*** Block opens ***
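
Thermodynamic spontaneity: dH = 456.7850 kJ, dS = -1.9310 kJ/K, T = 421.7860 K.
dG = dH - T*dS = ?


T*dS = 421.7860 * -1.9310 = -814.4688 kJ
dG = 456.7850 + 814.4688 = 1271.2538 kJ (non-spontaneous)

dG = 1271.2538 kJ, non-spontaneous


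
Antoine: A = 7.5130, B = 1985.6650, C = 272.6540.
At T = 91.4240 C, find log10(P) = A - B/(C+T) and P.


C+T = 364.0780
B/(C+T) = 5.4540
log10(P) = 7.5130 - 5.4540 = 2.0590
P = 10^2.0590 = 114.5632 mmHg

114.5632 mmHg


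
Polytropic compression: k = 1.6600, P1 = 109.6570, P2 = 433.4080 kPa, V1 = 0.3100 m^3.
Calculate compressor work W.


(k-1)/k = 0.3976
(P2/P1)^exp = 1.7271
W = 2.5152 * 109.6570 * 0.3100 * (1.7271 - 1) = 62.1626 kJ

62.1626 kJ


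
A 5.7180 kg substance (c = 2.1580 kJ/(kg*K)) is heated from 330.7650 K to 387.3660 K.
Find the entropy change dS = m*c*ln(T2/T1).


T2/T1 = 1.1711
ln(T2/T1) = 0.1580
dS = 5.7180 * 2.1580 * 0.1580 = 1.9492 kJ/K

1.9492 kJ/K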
*** Block closes ***
*** Block opens ***
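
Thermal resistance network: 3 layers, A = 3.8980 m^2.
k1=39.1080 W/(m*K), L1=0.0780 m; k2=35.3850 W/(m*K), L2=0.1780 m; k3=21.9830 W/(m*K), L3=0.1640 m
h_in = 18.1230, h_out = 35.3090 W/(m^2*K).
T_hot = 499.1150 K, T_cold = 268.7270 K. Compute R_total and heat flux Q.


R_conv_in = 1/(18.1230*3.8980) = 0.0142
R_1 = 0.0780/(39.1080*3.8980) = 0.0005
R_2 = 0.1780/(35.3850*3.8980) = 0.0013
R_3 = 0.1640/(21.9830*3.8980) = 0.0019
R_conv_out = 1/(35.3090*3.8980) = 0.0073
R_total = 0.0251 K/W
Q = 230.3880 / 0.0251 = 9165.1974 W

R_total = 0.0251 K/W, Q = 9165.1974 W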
*** Block closes ***
▸ **Task prompt**:
Starting at the line that has "Polytropic compression: k" in the records above, restate word for word every line until the one that has "A 5.7180 kg", and include that one as well.

▸ **Response area**:
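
Polytropic compression: k = 1.6600, P1 = 109.6570, P2 = 433.4080 kPa, V1 = 0.3100 m^3.
Calculate compressor work W.


(k-1)/k = 0.3976
(P2/P1)^exp = 1.7271
W = 2.5152 * 109.6570 * 0.3100 * (1.7271 - 1) = 62.1626 kJ

62.1626 kJ


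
A 5.7180 kg substance (c = 2.1580 kJ/(kg*K)) is heated from 330.7650 K to 387.3660 K.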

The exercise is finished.